## TASK INSTRUCTIONS
Every entry in the data below needs to be repeated exactly.

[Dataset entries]
▬▬▬
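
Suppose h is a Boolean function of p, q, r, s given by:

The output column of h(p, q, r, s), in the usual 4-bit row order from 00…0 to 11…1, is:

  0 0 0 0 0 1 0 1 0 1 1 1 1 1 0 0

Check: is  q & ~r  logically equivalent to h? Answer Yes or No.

No

Check the formula against h row by row:
  p=0, q=0, r=0, s=0: formula gives 0, h = 0 ✓
  p=0, q=0, r=0, s=1: formula gives 0, h = 0 ✓
  p=0, q=0, r=1, s=0: formula gives 0, h = 0 ✓
  p=0, q=0, r=1, s=1: formula gives 0, h = 0 ✓
  p=0, q=1, r=0, s=0: formula gives 1, but h = 0 ✗
A single disagreement suffices: at (0,1,0,0) they differ, so the formula does not compute h.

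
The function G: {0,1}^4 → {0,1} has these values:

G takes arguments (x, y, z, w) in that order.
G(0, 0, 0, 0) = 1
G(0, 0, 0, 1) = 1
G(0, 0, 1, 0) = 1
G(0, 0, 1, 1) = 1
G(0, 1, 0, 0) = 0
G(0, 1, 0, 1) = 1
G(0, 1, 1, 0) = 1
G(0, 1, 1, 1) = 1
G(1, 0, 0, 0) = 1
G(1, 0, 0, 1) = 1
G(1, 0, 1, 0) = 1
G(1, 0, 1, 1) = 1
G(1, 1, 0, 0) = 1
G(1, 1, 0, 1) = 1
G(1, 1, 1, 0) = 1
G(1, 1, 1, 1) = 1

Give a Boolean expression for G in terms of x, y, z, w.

Only row (0,1,0,0) gives 0. So G is 1 everywhere except there — the complement of the minterm ¬x·y·¬z·¬w.

G(x, y, z, w) = NOT (((NOT x AND y) AND NOT z) AND NOT w)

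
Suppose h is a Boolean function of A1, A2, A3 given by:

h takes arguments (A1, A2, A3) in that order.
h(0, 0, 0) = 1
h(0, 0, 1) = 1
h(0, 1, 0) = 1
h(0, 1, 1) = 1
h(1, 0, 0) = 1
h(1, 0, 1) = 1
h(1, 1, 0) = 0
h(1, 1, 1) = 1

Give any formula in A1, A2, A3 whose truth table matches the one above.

Only row (1,1,0) gives 0. So h is 1 everywhere except there — the complement of the minterm A1·A2·¬A3.

h(A1, A2, A3) = ¬((A1 ∧ A2) ∧ ¬A3)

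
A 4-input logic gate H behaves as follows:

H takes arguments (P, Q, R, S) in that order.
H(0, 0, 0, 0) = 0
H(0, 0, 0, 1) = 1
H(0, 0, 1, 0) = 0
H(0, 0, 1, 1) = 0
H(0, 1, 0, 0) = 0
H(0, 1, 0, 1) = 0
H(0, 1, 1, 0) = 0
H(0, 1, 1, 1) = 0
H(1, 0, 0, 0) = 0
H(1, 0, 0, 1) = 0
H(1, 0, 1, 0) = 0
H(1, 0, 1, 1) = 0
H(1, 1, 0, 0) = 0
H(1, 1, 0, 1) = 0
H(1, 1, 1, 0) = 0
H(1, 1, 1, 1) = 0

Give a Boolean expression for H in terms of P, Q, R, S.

H is 1 on exactly one input, (0,0,0,1), whose minterm is ¬P·¬Q·¬R·S. So H is just that conjunction.

H(P, Q, R, S) = ((not P and not Q) and not R) and S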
▬▬▬
## THE COMPLETED TASK
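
Suppose h is a Boolean function of p, q, r, s given by:

The output column of h(p, q, r, s), in the usual 4-bit row order from 00…0 to 11…1, is:

  0 0 0 0 0 1 0 1 0 1 1 1 1 1 0 0

Check: is  q & ~r  logically equivalent to h? Answer Yes or No.

No

Check the formula against h row by row:
  p=0, q=0, r=0, s=0: formula gives 0, h = 0 ✓
  p=0, q=0, r=0, s=1: formula gives 0, h = 0 ✓
  p=0, q=0, r=1, s=0: formula gives 0, h = 0 ✓
  p=0, q=0, r=1, s=1: formula gives 0, h = 0 ✓
  p=0, q=1, r=0, s=0: formula gives 1, but h = 0 ✗
A single disagreement suffices: at (0,1,0,0) they differ, so the formula does not compute h.

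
The function G: {0,1}^4 → {0,1} has these values:

G takes arguments (x, y, z, w) in that order.
G(0, 0, 0, 0) = 1
G(0, 0, 0, 1) = 1
G(0, 0, 1, 0) = 1
G(0, 0, 1, 1) = 1
G(0, 1, 0, 0) = 0
G(0, 1, 0, 1) = 1
G(0, 1, 1, 0) = 1
G(0, 1, 1, 1) = 1
G(1, 0, 0, 0) = 1
G(1, 0, 0, 1) = 1
G(1, 0, 1, 0) = 1
G(1, 0, 1, 1) = 1
G(1, 1, 0, 0) = 1
G(1, 1, 0, 1) = 1
G(1, 1, 1, 0) = 1
G(1, 1, 1, 1) = 1

Give a Boolean expression for G in terms of x, y, z, w.

Only row (0,1,0,0) gives 0. So G is 1 everywhere except there — the complement of the minterm ¬x·y·¬z·¬w.

G(x, y, z, w) = NOT (((NOT x AND y) AND NOT z) AND NOT w)

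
Suppose h is a Boolean function of A1, A2, A3 given by:

h takes arguments (A1, A2, A3) in that order.
h(0, 0, 0) = 1
h(0, 0, 1) = 1
h(0, 1, 0) = 1
h(0, 1, 1) = 1
h(1, 0, 0) = 1
h(1, 0, 1) = 1
h(1, 1, 0) = 0
h(1, 1, 1) = 1

Give any formula in A1, A2, A3 whose truth table matches the one above.

Only row (1,1,0) gives 0. So h is 1 everywhere except there — the complement of the minterm A1·A2·¬A3.

h(A1, A2, A3) = ¬((A1 ∧ A2) ∧ ¬A3)

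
A 4-input logic gate H behaves as follows:

H takes arguments (P, Q, R, S) in that order.
H(0, 0, 0, 0) = 0
H(0, 0, 0, 1) = 1
H(0, 0, 1, 0) = 0
H(0, 0, 1, 1) = 0
H(0, 1, 0, 0) = 0
H(0, 1, 0, 1) = 0
H(0, 1, 1, 0) = 0
H(0, 1, 1, 1) = 0
H(1, 0, 0, 0) = 0
H(1, 0, 0, 1) = 0
H(1, 0, 1, 0) = 0
H(1, 0, 1, 1) = 0
H(1, 1, 0, 0) = 0
H(1, 1, 0, 1) = 0
H(1, 1, 1, 0) = 0
H(1, 1, 1, 1) = 0

Give a Boolean expression for H in terms of P, Q, R, S.

H is 1 on exactly one input, (0,0,0,1), whose minterm is ¬P·¬Q·¬R·S. So H is just that conjunction.

H(P, Q, R, S) = ((not P and not Q) and not R) and S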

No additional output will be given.